* What to work on:
Tally the lines of the entries in which the string "order" occurs, and say only how many.
*** Begin section ***
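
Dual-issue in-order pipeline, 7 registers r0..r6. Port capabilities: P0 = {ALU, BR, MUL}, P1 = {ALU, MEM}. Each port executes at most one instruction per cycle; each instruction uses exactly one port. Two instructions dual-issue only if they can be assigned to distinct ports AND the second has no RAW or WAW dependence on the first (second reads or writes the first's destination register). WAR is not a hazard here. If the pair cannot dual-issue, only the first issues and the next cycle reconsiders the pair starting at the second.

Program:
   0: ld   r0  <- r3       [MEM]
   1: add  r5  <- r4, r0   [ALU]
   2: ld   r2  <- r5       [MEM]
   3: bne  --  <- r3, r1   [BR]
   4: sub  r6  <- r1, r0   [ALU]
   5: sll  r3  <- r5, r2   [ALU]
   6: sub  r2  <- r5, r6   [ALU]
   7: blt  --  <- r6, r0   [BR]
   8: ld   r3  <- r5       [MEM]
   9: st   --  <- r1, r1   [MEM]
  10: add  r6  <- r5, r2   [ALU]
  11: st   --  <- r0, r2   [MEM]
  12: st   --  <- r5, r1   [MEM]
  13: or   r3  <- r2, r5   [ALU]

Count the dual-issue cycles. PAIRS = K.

PAIRS = 5

t=0 i0:ld ; RAW r0
t=1 i1:add ; RAW r5
t=2 i2/i3:ld bne ; 2-wide
t=3 i4/i5:sub sll ; 2-wide
t=4 i6/i7:sub blt ; 2-wide
t=5 i8:ld ; no-port MEM/MEM
t=6 i9/i10:st add ; 2-wide
t=7 i11:st ; no-port MEM/MEM
t=8 i12/i13:st or ; 2-wide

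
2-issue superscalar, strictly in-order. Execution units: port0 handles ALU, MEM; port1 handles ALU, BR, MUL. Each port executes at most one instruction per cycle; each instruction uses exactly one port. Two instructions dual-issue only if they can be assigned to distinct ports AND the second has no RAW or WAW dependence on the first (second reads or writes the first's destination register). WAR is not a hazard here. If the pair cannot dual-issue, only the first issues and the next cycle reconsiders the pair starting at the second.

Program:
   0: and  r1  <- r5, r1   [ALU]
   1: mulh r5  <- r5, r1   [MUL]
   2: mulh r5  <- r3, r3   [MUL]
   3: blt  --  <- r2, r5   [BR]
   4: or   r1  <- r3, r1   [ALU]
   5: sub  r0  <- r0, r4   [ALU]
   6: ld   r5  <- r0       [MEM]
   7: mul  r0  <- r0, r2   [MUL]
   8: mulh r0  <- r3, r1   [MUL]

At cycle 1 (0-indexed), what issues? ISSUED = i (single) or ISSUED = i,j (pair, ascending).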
*** End section ***
* Task response:
2